Work request: The whole answer is the data below, retyped exactly.
===== Data in this exercise =====
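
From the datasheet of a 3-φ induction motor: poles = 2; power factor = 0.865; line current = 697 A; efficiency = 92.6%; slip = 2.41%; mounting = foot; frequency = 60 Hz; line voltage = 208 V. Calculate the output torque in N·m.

P_in = √3·V·I·cosφ = 1.732 × 208 × 697 × 0.865 = 217200 W
P_out = η·P_in = 0.926 × 217200 = 201127 W
n_s = 120×60/2 = 3600 rpm; n = 3600×(1−0.0241) = 3513 rpm
ω = 2π×3513/60 = 367.9 rad/s
τ = P_out/ω = 201127/367.9 = 547 N·m

547 N·m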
=====
Answer below:
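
From the datasheet of a 3-φ induction motor: poles = 2; power factor = 0.865; line current = 697 A; efficiency = 92.6%; slip = 2.41%; mounting = foot; frequency = 60 Hz; line voltage = 208 V. Calculate the output torque in N·m.

P_in = √3·V·I·cosφ = 1.732 × 208 × 697 × 0.865 = 217200 W
P_out = η·P_in = 0.926 × 217200 = 201127 W
n_s = 120×60/2 = 3600 rpm; n = 3600×(1−0.0241) = 3513 rpm
ω = 2π×3513/60 = 367.9 rad/s
τ = P_out/ω = 201127/367.9 = 547 N·m

547 N·m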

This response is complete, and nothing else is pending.